Stored items -
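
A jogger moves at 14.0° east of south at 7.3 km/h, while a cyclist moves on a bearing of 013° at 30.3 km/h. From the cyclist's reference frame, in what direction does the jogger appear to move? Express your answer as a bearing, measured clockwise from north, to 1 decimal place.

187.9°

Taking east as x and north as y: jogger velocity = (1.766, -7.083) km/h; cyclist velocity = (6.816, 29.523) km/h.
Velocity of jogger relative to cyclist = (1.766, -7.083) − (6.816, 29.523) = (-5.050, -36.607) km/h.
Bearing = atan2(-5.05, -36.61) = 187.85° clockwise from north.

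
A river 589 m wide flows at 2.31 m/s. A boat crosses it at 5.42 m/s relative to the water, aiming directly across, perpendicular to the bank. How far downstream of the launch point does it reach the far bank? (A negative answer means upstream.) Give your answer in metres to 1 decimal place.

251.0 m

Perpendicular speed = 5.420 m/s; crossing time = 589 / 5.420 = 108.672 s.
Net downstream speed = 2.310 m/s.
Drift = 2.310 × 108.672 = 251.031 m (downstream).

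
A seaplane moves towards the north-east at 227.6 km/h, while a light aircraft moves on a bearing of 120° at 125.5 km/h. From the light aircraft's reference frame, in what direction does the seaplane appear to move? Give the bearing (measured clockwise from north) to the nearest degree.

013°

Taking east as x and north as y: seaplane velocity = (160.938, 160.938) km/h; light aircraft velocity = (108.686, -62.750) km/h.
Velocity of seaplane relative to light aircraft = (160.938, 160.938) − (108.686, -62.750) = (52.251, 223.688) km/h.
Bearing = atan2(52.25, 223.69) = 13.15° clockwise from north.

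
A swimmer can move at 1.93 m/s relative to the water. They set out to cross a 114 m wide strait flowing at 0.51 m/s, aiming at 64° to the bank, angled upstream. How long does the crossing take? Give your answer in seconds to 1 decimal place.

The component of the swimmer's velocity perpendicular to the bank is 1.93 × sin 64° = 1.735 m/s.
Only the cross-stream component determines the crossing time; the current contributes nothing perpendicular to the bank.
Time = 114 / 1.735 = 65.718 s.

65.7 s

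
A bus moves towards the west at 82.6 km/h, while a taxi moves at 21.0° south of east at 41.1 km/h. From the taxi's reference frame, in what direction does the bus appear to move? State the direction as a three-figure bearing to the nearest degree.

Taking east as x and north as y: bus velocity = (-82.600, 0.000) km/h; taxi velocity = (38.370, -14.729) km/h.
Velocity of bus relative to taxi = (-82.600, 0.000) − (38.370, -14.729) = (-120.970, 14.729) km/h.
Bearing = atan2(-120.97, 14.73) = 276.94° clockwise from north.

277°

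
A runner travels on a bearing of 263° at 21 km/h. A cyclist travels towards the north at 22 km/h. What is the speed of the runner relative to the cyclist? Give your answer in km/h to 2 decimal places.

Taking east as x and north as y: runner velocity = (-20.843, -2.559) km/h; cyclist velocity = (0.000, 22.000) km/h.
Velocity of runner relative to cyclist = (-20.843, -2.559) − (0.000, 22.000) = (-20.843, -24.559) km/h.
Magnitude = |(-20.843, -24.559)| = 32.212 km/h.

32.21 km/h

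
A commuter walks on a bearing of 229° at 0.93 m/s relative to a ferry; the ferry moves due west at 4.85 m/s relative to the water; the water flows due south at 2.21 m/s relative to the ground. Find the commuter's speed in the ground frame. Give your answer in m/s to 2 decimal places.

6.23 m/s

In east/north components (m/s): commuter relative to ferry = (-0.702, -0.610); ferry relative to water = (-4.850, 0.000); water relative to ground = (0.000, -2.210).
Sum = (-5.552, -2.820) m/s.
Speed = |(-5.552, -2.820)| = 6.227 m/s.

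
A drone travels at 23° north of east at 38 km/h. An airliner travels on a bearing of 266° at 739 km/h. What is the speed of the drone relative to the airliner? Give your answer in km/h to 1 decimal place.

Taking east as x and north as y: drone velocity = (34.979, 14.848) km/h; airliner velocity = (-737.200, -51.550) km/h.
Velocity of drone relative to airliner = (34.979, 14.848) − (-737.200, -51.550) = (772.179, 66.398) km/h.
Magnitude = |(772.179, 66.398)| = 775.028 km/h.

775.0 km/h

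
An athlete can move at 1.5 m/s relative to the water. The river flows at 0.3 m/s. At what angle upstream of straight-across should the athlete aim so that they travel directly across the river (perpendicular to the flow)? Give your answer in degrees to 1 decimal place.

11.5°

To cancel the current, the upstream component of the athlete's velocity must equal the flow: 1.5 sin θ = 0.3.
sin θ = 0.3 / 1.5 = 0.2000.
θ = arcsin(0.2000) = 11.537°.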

--

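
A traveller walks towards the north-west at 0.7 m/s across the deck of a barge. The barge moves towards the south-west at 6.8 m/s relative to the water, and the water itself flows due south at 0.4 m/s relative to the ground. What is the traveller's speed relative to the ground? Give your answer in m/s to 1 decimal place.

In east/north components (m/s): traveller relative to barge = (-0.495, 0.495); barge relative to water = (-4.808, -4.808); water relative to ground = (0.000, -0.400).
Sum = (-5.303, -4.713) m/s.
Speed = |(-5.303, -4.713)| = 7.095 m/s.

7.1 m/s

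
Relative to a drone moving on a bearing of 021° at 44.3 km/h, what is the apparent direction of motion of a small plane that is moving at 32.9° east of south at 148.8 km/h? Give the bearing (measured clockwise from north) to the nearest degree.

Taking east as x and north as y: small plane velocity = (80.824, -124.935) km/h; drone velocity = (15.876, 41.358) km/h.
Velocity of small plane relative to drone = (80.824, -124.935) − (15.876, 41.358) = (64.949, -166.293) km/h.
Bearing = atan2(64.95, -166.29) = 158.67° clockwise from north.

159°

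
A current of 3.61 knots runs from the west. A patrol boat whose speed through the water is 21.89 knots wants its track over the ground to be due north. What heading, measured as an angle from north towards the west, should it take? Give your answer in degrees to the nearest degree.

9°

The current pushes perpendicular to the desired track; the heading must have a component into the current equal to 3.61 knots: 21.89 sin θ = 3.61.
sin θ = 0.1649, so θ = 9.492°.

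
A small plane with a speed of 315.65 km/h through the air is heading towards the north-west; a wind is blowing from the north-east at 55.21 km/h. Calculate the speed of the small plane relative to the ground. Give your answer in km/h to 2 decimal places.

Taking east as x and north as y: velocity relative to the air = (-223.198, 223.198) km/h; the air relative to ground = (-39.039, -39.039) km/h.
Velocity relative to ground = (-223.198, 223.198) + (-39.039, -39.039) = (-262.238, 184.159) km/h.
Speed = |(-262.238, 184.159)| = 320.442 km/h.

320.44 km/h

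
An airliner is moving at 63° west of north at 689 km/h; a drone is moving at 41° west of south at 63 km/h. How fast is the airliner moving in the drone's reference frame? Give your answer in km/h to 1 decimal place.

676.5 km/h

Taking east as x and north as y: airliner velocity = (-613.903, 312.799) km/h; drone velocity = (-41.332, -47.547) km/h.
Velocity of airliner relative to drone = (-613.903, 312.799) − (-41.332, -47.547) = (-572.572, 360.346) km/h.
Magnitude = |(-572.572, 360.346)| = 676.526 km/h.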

--

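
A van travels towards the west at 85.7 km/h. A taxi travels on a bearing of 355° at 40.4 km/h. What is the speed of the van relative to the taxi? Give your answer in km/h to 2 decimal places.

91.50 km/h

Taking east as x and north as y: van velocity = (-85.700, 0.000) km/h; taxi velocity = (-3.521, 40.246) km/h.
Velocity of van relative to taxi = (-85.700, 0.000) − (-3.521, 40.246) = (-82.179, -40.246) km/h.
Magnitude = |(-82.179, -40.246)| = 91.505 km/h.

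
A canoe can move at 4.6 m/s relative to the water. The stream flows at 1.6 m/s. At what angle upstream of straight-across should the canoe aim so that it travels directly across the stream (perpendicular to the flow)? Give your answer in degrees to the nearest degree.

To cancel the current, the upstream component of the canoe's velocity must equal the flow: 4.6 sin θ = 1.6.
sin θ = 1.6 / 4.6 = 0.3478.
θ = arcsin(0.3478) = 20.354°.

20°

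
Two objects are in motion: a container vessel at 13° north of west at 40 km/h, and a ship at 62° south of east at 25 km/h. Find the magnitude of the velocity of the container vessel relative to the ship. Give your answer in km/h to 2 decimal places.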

EXERCISE GOAL -
All that is needed is the exact run of lines above from the line containing "A van travels" through the line containing "Two objects are", both of them included.

SOLUTION -
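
A van travels towards the west at 85.7 km/h. A taxi travels on a bearing of 355° at 40.4 km/h. What is the speed of the van relative to the taxi? Give your answer in km/h to 2 decimal places.

91.50 km/h

Taking east as x and north as y: van velocity = (-85.700, 0.000) km/h; taxi velocity = (-3.521, 40.246) km/h.
Velocity of van relative to taxi = (-85.700, 0.000) − (-3.521, 40.246) = (-82.179, -40.246) km/h.
Magnitude = |(-82.179, -40.246)| = 91.505 km/h.

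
A canoe can move at 4.6 m/s relative to the water. The stream flows at 1.6 m/s. At what angle upstream of straight-across should the canoe aim so that it travels directly across the stream (perpendicular to the flow)? Give your answer in degrees to the nearest degree.

To cancel the current, the upstream component of the canoe's velocity must equal the flow: 4.6 sin θ = 1.6.
sin θ = 1.6 / 4.6 = 0.3478.
θ = arcsin(0.3478) = 20.354°.

20°

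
Two objects are in motion: a container vessel at 13° north of west at 40 km/h, and a ship at 62° south of east at 25 km/h. Find the magnitude of the velocity of the container vessel relative to the ship. Give your answer in km/h to 2 decimal places.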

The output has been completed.